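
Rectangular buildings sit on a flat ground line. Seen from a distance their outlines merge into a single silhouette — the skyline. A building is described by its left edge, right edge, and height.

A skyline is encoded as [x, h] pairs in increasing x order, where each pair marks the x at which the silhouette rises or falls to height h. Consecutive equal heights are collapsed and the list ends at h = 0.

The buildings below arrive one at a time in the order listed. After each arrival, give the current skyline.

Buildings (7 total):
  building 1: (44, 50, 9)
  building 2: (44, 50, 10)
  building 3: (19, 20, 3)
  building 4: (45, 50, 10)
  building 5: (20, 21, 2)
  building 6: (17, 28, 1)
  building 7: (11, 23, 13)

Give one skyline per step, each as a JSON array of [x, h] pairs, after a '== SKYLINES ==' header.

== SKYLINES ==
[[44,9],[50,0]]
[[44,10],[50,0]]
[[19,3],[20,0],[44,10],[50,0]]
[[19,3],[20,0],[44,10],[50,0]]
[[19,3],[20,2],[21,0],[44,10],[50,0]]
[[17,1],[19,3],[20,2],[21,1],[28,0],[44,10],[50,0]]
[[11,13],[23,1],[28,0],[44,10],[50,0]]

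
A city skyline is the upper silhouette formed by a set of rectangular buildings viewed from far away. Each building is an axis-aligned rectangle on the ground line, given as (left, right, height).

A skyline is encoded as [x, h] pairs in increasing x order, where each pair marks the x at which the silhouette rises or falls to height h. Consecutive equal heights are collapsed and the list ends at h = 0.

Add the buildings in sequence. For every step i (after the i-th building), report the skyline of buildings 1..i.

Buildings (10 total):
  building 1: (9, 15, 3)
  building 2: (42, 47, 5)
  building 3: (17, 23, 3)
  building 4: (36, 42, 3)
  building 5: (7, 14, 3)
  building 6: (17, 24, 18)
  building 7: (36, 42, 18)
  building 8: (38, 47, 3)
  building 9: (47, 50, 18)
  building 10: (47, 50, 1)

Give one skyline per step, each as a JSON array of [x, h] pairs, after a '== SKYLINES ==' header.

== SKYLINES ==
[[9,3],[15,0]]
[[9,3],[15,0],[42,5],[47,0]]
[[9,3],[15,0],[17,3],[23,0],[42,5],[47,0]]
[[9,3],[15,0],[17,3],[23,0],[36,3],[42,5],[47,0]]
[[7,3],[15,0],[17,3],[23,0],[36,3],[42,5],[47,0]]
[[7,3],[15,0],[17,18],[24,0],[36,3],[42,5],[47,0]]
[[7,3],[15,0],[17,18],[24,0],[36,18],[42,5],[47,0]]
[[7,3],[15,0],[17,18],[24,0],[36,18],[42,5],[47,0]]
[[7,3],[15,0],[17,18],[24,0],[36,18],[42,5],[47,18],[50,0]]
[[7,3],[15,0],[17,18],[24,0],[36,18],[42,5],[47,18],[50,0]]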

**Task:** Write out every record, exactly as written.

**Expected answer:**
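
Rectangular buildings sit on a flat ground line. Seen from a distance their outlines merge into a single silhouette — the skyline. A building is described by its left edge, right edge, and height.

A skyline is encoded as [x, h] pairs in increasing x order, where each pair marks the x at which the silhouette rises or falls to height h. Consecutive equal heights are collapsed and the list ends at h = 0.

The buildings below arrive one at a time in the order listed. After each arrival, give the current skyline.

Buildings (7 total):
  building 1: (44, 50, 9)
  building 2: (44, 50, 10)
  building 3: (19, 20, 3)
  building 4: (45, 50, 10)
  building 5: (20, 21, 2)
  building 6: (17, 28, 1)
  building 7: (11, 23, 13)

Give one skyline per step, each as a JSON array of [x, h] pairs, after a '== SKYLINES ==' header.

== SKYLINES ==
[[44,9],[50,0]]
[[44,10],[50,0]]
[[19,3],[20,0],[44,10],[50,0]]
[[19,3],[20,0],[44,10],[50,0]]
[[19,3],[20,2],[21,0],[44,10],[50,0]]
[[17,1],[19,3],[20,2],[21,1],[28,0],[44,10],[50,0]]
[[11,13],[23,1],[28,0],[44,10],[50,0]]

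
A city skyline is the upper silhouette formed by a set of rectangular buildings viewed from far away. Each building is an axis-aligned rectangle on the ground line, given as (left, right, height).

A skyline is encoded as [x, h] pairs in increasing x order, where each pair marks the x at which the silhouette rises or falls to height h. Consecutive equal heights are collapsed and the list ends at h = 0.

Add the buildings in sequence. For every step i (after the i-th building), report the skyline of buildings 1..i.

Buildings (10 total):
  building 1: (9, 15, 3)
  building 2: (42, 47, 5)
  building 3: (17, 23, 3)
  building 4: (36, 42, 3)
  building 5: (7, 14, 3)
  building 6: (17, 24, 18)
  building 7: (36, 42, 18)
  building 8: (38, 47, 3)
  building 9: (47, 50, 18)
  building 10: (47, 50, 1)

Give one skyline per step, each as a JSON array of [x, h] pairs, after a '== SKYLINES ==' header.

== SKYLINES ==
[[9,3],[15,0]]
[[9,3],[15,0],[42,5],[47,0]]
[[9,3],[15,0],[17,3],[23,0],[42,5],[47,0]]
[[9,3],[15,0],[17,3],[23,0],[36,3],[42,5],[47,0]]
[[7,3],[15,0],[17,3],[23,0],[36,3],[42,5],[47,0]]
[[7,3],[15,0],[17,18],[24,0],[36,3],[42,5],[47,0]]
[[7,3],[15,0],[17,18],[24,0],[36,18],[42,5],[47,0]]
[[7,3],[15,0],[17,18],[24,0],[36,18],[42,5],[47,0]]
[[7,3],[15,0],[17,18],[24,0],[36,18],[42,5],[47,18],[50,0]]
[[7,3],[15,0],[17,18],[24,0],[36,18],[42,5],[47,18],[50,0]]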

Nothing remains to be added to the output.